[[ Source data open ]]
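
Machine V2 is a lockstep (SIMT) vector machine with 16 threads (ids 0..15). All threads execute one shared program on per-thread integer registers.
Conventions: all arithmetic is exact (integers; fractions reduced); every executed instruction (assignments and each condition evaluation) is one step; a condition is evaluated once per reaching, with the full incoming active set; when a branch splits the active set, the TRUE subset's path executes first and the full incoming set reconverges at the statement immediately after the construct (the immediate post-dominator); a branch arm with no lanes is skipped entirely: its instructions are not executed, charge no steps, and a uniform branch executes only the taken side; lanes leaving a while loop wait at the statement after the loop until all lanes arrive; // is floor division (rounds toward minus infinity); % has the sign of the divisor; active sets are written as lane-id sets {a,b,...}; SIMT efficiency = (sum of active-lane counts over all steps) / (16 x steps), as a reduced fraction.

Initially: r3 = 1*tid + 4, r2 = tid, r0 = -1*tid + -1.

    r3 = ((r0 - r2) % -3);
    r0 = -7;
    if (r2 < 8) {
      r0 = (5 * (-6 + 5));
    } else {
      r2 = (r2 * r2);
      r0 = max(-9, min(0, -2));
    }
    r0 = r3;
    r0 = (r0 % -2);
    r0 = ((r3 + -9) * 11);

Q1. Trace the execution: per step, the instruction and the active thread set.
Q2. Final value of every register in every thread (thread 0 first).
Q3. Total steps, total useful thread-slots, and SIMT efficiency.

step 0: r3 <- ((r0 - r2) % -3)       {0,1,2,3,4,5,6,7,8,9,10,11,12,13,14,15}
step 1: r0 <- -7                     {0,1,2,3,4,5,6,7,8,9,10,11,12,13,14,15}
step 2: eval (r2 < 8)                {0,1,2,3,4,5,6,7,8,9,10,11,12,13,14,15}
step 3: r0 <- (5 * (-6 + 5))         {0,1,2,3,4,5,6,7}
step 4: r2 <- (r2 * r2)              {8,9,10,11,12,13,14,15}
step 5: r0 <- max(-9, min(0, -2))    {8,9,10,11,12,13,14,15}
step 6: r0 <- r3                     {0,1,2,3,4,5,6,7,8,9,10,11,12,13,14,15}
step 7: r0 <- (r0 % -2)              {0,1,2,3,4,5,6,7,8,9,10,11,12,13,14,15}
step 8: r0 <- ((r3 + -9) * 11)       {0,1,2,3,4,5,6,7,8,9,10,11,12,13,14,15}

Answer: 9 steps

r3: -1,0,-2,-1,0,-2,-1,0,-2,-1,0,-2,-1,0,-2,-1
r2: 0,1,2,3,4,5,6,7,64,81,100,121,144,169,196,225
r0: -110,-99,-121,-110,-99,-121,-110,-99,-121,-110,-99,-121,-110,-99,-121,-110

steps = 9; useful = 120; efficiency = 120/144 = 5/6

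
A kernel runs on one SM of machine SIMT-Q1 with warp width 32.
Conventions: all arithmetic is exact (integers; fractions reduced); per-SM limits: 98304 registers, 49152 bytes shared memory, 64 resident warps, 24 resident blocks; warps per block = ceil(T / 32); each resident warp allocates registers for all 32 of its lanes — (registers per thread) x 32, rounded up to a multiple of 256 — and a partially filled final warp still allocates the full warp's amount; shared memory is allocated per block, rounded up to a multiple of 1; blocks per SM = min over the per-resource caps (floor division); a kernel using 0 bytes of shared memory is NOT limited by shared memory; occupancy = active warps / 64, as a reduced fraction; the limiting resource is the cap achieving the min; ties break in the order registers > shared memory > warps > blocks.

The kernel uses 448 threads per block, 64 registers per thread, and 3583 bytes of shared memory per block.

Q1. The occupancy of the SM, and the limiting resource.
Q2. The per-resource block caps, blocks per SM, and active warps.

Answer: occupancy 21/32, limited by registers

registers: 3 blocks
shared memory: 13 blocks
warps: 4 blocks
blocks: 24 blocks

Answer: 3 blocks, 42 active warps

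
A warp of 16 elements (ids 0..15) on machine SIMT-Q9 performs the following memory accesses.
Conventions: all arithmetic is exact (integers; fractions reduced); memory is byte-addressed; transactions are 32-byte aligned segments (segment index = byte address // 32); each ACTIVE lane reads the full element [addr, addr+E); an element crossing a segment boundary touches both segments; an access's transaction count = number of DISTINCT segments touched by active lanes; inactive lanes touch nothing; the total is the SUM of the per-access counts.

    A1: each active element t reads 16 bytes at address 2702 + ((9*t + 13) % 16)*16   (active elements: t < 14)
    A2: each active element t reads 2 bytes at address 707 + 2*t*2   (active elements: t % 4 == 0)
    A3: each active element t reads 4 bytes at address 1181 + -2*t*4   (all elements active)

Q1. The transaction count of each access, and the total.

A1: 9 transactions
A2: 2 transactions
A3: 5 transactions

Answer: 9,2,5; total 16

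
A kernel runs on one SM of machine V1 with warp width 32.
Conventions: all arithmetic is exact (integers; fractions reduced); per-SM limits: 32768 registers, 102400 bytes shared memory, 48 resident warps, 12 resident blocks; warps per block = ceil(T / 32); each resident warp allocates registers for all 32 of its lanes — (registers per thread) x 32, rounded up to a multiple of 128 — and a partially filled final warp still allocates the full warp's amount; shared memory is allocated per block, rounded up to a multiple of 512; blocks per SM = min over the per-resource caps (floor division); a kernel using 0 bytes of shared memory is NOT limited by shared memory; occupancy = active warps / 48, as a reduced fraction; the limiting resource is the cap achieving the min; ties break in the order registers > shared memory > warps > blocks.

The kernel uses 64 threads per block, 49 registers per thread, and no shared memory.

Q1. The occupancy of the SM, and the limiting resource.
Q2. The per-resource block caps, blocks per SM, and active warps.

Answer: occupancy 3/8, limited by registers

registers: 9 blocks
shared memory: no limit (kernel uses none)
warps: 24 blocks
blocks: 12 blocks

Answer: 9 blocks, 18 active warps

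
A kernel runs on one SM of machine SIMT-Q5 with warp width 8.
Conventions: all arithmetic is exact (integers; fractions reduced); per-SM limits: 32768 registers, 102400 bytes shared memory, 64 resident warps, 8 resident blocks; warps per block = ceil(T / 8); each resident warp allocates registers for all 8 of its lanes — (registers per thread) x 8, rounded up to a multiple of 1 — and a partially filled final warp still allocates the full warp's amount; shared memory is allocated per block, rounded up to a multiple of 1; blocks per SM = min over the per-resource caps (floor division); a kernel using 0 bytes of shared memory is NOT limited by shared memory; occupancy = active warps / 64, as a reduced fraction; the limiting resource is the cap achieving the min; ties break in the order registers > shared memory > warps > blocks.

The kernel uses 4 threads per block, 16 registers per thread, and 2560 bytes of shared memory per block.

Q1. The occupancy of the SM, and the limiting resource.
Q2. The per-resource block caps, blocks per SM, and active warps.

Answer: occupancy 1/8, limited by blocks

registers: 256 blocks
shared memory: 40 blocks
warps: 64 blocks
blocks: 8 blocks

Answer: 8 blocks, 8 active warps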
[[ Source data closed ]]
Output the data exactly, so that every line matches the original.

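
Machine V2 is a lockstep (SIMT) vector machine with 16 threads (ids 0..15). All threads execute one shared program on per-thread integer registers.
Conventions: all arithmetic is exact (integers; fractions reduced); every executed instruction (assignments and each condition evaluation) is one step; a condition is evaluated once per reaching, with the full incoming active set; when a branch splits the active set, the TRUE subset's path executes first and the full incoming set reconverges at the statement immediately after the construct (the immediate post-dominator); a branch arm with no lanes is skipped entirely: its instructions are not executed, charge no steps, and a uniform branch executes only the taken side; lanes leaving a while loop wait at the statement after the loop until all lanes arrive; // is floor division (rounds toward minus infinity); % has the sign of the divisor; active sets are written as lane-id sets {a,b,...}; SIMT efficiency = (sum of active-lane counts over all steps) / (16 x steps), as a reduced fraction.

Initially: r3 = 1*tid + 4, r2 = tid, r0 = -1*tid + -1.

    r3 = ((r0 - r2) % -3);
    r0 = -7;
    if (r2 < 8) {
      r0 = (5 * (-6 + 5));
    } else {
      r2 = (r2 * r2);
      r0 = max(-9, min(0, -2));
    }
    r0 = r3;
    r0 = (r0 % -2);
    r0 = ((r3 + -9) * 11);

Q1. Trace the execution: per step, the instruction and the active thread set.
Q2. Final value of every register in every thread (thread 0 first).
Q3. Total steps, total useful thread-slots, and SIMT efficiency.

step 0: r3 <- ((r0 - r2) % -3)       {0,1,2,3,4,5,6,7,8,9,10,11,12,13,14,15}
step 1: r0 <- -7                     {0,1,2,3,4,5,6,7,8,9,10,11,12,13,14,15}
step 2: eval (r2 < 8)                {0,1,2,3,4,5,6,7,8,9,10,11,12,13,14,15}
step 3: r0 <- (5 * (-6 + 5))         {0,1,2,3,4,5,6,7}
step 4: r2 <- (r2 * r2)              {8,9,10,11,12,13,14,15}
step 5: r0 <- max(-9, min(0, -2))    {8,9,10,11,12,13,14,15}
step 6: r0 <- r3                     {0,1,2,3,4,5,6,7,8,9,10,11,12,13,14,15}
step 7: r0 <- (r0 % -2)              {0,1,2,3,4,5,6,7,8,9,10,11,12,13,14,15}
step 8: r0 <- ((r3 + -9) * 11)       {0,1,2,3,4,5,6,7,8,9,10,11,12,13,14,15}

Answer: 9 steps

r3: -1,0,-2,-1,0,-2,-1,0,-2,-1,0,-2,-1,0,-2,-1
r2: 0,1,2,3,4,5,6,7,64,81,100,121,144,169,196,225
r0: -110,-99,-121,-110,-99,-121,-110,-99,-121,-110,-99,-121,-110,-99,-121,-110

steps = 9; useful = 120; efficiency = 120/144 = 5/6

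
A kernel runs on one SM of machine SIMT-Q1 with warp width 32.
Conventions: all arithmetic is exact (integers; fractions reduced); per-SM limits: 98304 registers, 49152 bytes shared memory, 64 resident warps, 24 resident blocks; warps per block = ceil(T / 32); each resident warp allocates registers for all 32 of its lanes — (registers per thread) x 32, rounded up to a multiple of 256 — and a partially filled final warp still allocates the full warp's amount; shared memory is allocated per block, rounded up to a multiple of 1; blocks per SM = min over the per-resource caps (floor division); a kernel using 0 bytes of shared memory is NOT limited by shared memory; occupancy = active warps / 64, as a reduced fraction; the limiting resource is the cap achieving the min; ties break in the order registers > shared memory > warps > blocks.

The kernel uses 448 threads per block, 64 registers per thread, and 3583 bytes of shared memory per block.

Q1. The occupancy of the SM, and the limiting resource.
Q2. The per-resource block caps, blocks per SM, and active warps.

Answer: occupancy 21/32, limited by registers

registers: 3 blocks
shared memory: 13 blocks
warps: 4 blocks
blocks: 24 blocks

Answer: 3 blocks, 42 active warps

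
A warp of 16 elements (ids 0..15) on machine SIMT-Q9 performs the following memory accesses.
Conventions: all arithmetic is exact (integers; fractions reduced); memory is byte-addressed; transactions are 32-byte aligned segments (segment index = byte address // 32); each ACTIVE lane reads the full element [addr, addr+E); an element crossing a segment boundary touches both segments; an access's transaction count = number of DISTINCT segments touched by active lanes; inactive lanes touch nothing; the total is the SUM of the per-access counts.

    A1: each active element t reads 16 bytes at address 2702 + ((9*t + 13) % 16)*16   (active elements: t < 14)
    A2: each active element t reads 2 bytes at address 707 + 2*t*2   (active elements: t % 4 == 0)
    A3: each active element t reads 4 bytes at address 1181 + -2*t*4   (all elements active)

Q1. The transaction count of each access, and the total.

A1: 9 transactions
A2: 2 transactions
A3: 5 transactions

Answer: 9,2,5; total 16

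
A kernel runs on one SM of machine V1 with warp width 32.
Conventions: all arithmetic is exact (integers; fractions reduced); per-SM limits: 32768 registers, 102400 bytes shared memory, 48 resident warps, 12 resident blocks; warps per block = ceil(T / 32); each resident warp allocates registers for all 32 of its lanes — (registers per thread) x 32, rounded up to a multiple of 128 — and a partially filled final warp still allocates the full warp's amount; shared memory is allocated per block, rounded up to a multiple of 512; blocks per SM = min over the per-resource caps (floor division); a kernel using 0 bytes of shared memory is NOT limited by shared memory; occupancy = active warps / 48, as a reduced fraction; the limiting resource is the cap achieving the min; ties break in the order registers > shared memory > warps > blocks.

The kernel uses 64 threads per block, 49 registers per thread, and no shared memory.

Q1. The occupancy of the SM, and the limiting resource.
Q2. The per-resource block caps, blocks per SM, and active warps.

Answer: occupancy 3/8, limited by registers

registers: 9 blocks
shared memory: no limit (kernel uses none)
warps: 24 blocks
blocks: 12 blocks

Answer: 9 blocks, 18 active warps

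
A kernel runs on one SM of machine SIMT-Q5 with warp width 8.
Conventions: all arithmetic is exact (integers; fractions reduced); per-SM limits: 32768 registers, 102400 bytes shared memory, 64 resident warps, 8 resident blocks; warps per block = ceil(T / 8); each resident warp allocates registers for all 8 of its lanes — (registers per thread) x 8, rounded up to a multiple of 1 — and a partially filled final warp still allocates the full warp's amount; shared memory is allocated per block, rounded up to a multiple of 1; blocks per SM = min over the per-resource caps (floor division); a kernel using 0 bytes of shared memory is NOT limited by shared memory; occupancy = active warps / 64, as a reduced fraction; the limiting resource is the cap achieving the min; ties break in the order registers > shared memory > warps > blocks.

The kernel uses 4 threads per block, 16 registers per thread, and 2560 bytes of shared memory per block.

Q1. The occupancy of the SM, and the limiting resource.
Q2. The per-resource block caps, blocks per SM, and active warps.

Answer: occupancy 1/8, limited by blocks

registers: 256 blocks
shared memory: 40 blocks
warps: 64 blocks
blocks: 8 blocks

Answer: 8 blocks, 8 active warps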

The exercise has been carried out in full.